EXERCISE OBJECTIVE: Your job is to transcribe the material exactly, every line included.

□ □ □ □

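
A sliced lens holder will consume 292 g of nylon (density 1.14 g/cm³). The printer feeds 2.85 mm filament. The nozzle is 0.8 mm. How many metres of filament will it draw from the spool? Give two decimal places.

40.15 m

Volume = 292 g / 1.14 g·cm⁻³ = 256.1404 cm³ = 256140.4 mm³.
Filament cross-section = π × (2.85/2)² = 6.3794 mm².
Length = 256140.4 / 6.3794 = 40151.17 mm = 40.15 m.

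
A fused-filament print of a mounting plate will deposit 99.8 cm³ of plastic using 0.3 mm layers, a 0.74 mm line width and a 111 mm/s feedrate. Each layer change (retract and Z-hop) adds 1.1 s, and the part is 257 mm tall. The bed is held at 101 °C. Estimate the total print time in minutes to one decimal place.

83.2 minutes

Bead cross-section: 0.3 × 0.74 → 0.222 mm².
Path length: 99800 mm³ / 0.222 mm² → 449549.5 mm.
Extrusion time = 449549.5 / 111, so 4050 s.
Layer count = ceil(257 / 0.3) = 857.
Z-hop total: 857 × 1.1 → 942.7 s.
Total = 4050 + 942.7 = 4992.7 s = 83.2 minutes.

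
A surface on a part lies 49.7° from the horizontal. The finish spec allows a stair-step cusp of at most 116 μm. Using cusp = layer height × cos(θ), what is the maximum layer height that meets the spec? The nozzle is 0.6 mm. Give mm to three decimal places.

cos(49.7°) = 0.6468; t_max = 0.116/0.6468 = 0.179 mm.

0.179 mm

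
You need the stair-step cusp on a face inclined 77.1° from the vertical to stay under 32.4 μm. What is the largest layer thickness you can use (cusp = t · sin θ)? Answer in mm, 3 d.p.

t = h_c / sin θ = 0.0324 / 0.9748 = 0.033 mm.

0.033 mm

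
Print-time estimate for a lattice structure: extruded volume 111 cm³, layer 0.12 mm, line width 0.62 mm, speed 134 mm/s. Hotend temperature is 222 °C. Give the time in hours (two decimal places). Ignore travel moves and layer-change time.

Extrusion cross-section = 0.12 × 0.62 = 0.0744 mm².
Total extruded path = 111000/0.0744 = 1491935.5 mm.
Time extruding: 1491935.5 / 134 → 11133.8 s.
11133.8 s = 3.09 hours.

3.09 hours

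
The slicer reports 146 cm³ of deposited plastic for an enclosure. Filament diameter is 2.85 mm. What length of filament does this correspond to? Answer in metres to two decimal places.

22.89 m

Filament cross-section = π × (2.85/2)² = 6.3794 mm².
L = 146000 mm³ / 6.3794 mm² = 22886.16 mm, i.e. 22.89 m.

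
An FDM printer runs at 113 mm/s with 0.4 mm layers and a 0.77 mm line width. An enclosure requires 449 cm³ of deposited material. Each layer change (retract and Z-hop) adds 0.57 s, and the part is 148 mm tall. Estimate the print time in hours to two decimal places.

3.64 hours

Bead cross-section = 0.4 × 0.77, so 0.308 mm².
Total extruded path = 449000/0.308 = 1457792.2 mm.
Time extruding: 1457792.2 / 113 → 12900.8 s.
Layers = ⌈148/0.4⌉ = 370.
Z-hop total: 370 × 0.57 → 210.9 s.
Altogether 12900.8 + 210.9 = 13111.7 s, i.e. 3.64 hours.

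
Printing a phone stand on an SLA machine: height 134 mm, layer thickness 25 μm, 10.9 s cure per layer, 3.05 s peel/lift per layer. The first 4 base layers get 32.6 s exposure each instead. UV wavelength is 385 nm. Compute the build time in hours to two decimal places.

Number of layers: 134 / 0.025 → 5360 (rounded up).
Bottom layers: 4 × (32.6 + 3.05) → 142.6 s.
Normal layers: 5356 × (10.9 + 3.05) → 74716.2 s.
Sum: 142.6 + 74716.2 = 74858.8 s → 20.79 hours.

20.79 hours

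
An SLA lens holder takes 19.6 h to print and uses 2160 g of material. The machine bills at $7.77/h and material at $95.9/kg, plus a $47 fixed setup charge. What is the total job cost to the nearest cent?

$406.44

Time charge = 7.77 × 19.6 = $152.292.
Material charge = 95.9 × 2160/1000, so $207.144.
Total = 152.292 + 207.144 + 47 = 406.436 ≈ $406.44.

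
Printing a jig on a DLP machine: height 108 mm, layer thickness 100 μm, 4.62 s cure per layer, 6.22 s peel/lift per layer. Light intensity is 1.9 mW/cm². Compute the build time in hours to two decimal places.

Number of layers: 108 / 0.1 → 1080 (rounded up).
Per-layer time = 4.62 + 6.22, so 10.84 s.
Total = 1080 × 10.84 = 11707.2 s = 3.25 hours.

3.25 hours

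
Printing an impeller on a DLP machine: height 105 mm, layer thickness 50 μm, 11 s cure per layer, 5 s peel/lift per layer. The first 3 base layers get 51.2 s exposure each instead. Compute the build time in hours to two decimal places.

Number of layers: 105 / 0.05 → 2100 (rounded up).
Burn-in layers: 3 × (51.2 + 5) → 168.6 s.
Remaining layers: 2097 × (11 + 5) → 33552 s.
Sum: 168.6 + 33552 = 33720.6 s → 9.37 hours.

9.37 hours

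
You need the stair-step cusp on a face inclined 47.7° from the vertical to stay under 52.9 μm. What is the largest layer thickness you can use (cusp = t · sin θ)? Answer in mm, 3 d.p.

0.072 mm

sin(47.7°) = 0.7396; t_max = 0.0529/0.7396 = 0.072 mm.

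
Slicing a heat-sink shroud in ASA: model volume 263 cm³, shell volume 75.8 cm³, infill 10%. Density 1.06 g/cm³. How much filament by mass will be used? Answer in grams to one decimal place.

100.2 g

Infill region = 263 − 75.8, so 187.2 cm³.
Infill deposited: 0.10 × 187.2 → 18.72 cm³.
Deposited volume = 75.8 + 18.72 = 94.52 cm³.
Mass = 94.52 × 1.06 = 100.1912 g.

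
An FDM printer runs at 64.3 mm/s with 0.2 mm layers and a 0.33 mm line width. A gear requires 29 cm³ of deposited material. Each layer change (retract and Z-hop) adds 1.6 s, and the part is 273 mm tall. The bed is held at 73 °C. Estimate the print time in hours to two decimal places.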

□ □ □ □

RESULT FOR THIS TASK:
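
A sliced lens holder will consume 292 g of nylon (density 1.14 g/cm³). The printer feeds 2.85 mm filament. The nozzle is 0.8 mm. How many metres of filament will it draw from the spool? Give two decimal places.

40.15 m

Volume = 292 g / 1.14 g·cm⁻³ = 256.1404 cm³ = 256140.4 mm³.
Filament cross-section = π × (2.85/2)² = 6.3794 mm².
Length = 256140.4 / 6.3794 = 40151.17 mm = 40.15 m.

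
A fused-filament print of a mounting plate will deposit 99.8 cm³ of plastic using 0.3 mm layers, a 0.74 mm line width and a 111 mm/s feedrate. Each layer change (retract and Z-hop) adds 1.1 s, and the part is 257 mm tall. The bed is held at 101 °C. Estimate the total print time in minutes to one decimal place.

83.2 minutes

Bead cross-section: 0.3 × 0.74 → 0.222 mm².
Path length: 99800 mm³ / 0.222 mm² → 449549.5 mm.
Extrusion time = 449549.5 / 111, so 4050 s.
Layer count = ceil(257 / 0.3) = 857.
Z-hop total: 857 × 1.1 → 942.7 s.
Total = 4050 + 942.7 = 4992.7 s = 83.2 minutes.

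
A surface on a part lies 49.7° from the horizontal. The finish spec allows a stair-step cusp of at most 116 μm. Using cusp = layer height × cos(θ), what is the maximum layer height that meets the spec? The nozzle is 0.6 mm. Give mm to three decimal places.

cos(49.7°) = 0.6468; t_max = 0.116/0.6468 = 0.179 mm.

0.179 mm

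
You need the stair-step cusp on a face inclined 77.1° from the vertical to stay under 32.4 μm. What is the largest layer thickness you can use (cusp = t · sin θ)? Answer in mm, 3 d.p.

t = h_c / sin θ = 0.0324 / 0.9748 = 0.033 mm.

0.033 mm

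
Print-time estimate for a lattice structure: extruded volume 111 cm³, layer 0.12 mm, line width 0.62 mm, speed 134 mm/s. Hotend temperature is 222 °C. Give the time in hours (two decimal places). Ignore travel moves and layer-change time.

Extrusion cross-section = 0.12 × 0.62 = 0.0744 mm².
Total extruded path = 111000/0.0744 = 1491935.5 mm.
Time extruding: 1491935.5 / 134 → 11133.8 s.
11133.8 s = 3.09 hours.

3.09 hours

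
The slicer reports 146 cm³ of deposited plastic for an enclosure. Filament diameter is 2.85 mm. What length of filament does this correspond to? Answer in metres to two decimal places.

22.89 m

Filament cross-section = π × (2.85/2)² = 6.3794 mm².
L = 146000 mm³ / 6.3794 mm² = 22886.16 mm, i.e. 22.89 m.

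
An FDM printer runs at 113 mm/s with 0.4 mm layers and a 0.77 mm line width. An enclosure requires 449 cm³ of deposited material. Each layer change (retract and Z-hop) adds 0.57 s, and the part is 148 mm tall. Estimate the print time in hours to two decimal places.

3.64 hours

Bead cross-section = 0.4 × 0.77, so 0.308 mm².
Total extruded path = 449000/0.308 = 1457792.2 mm.
Time extruding: 1457792.2 / 113 → 12900.8 s.
Layers = ⌈148/0.4⌉ = 370.
Z-hop total: 370 × 0.57 → 210.9 s.
Altogether 12900.8 + 210.9 = 13111.7 s, i.e. 3.64 hours.

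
Printing a phone stand on an SLA machine: height 134 mm, layer thickness 25 μm, 10.9 s cure per layer, 3.05 s peel/lift per layer. The first 4 base layers get 32.6 s exposure each instead. UV wavelength is 385 nm. Compute the build time in hours to two decimal places.

Number of layers: 134 / 0.025 → 5360 (rounded up).
Bottom layers: 4 × (32.6 + 3.05) → 142.6 s.
Normal layers: 5356 × (10.9 + 3.05) → 74716.2 s.
Sum: 142.6 + 74716.2 = 74858.8 s → 20.79 hours.

20.79 hours

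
An SLA lens holder takes 19.6 h to print and uses 2160 g of material. The machine bills at $7.77/h and material at $95.9/kg, plus a $47 fixed setup charge. What is the total job cost to the nearest cent?

$406.44

Time charge = 7.77 × 19.6 = $152.292.
Material charge = 95.9 × 2160/1000, so $207.144.
Total = 152.292 + 207.144 + 47 = 406.436 ≈ $406.44.

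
Printing a jig on a DLP machine: height 108 mm, layer thickness 100 μm, 4.62 s cure per layer, 6.22 s peel/lift per layer. Light intensity is 1.9 mW/cm². Compute the build time in hours to two decimal places.

Number of layers: 108 / 0.1 → 1080 (rounded up).
Per-layer time = 4.62 + 6.22, so 10.84 s.
Total = 1080 × 10.84 = 11707.2 s = 3.25 hours.

3.25 hours

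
Printing an impeller on a DLP machine: height 105 mm, layer thickness 50 μm, 11 s cure per layer, 5 s peel/lift per layer. The first 3 base layers get 51.2 s exposure each instead. Compute the build time in hours to two decimal places.

Number of layers: 105 / 0.05 → 2100 (rounded up).
Burn-in layers: 3 × (51.2 + 5) → 168.6 s.
Remaining layers: 2097 × (11 + 5) → 33552 s.
Sum: 168.6 + 33552 = 33720.6 s → 9.37 hours.

9.37 hours

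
You need the stair-step cusp on a face inclined 47.7° from the vertical to stay under 52.9 μm. What is the largest layer thickness you can use (cusp = t · sin θ)? Answer in mm, 3 d.p.

0.072 mm

sin(47.7°) = 0.7396; t_max = 0.0529/0.7396 = 0.072 mm.

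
Slicing a heat-sink shroud in ASA: model volume 263 cm³, shell volume 75.8 cm³, infill 10%. Density 1.06 g/cm³. How much filament by mass will be used? Answer in grams to one decimal place.

100.2 g

Infill region = 263 − 75.8, so 187.2 cm³.
Infill deposited: 0.10 × 187.2 → 18.72 cm³.
Deposited volume = 75.8 + 18.72 = 94.52 cm³.
Mass = 94.52 × 1.06 = 100.1912 g.

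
An FDM printer runs at 64.3 mm/s with 0.2 mm layers and a 0.33 mm line width. A gear requires 29 cm³ of deposited material. Each layer change (retract and Z-hop) adds 1.6 s, and the part is 273 mm tall. The bed is held at 73 °C. Estimate the print time in hours to two decimal places.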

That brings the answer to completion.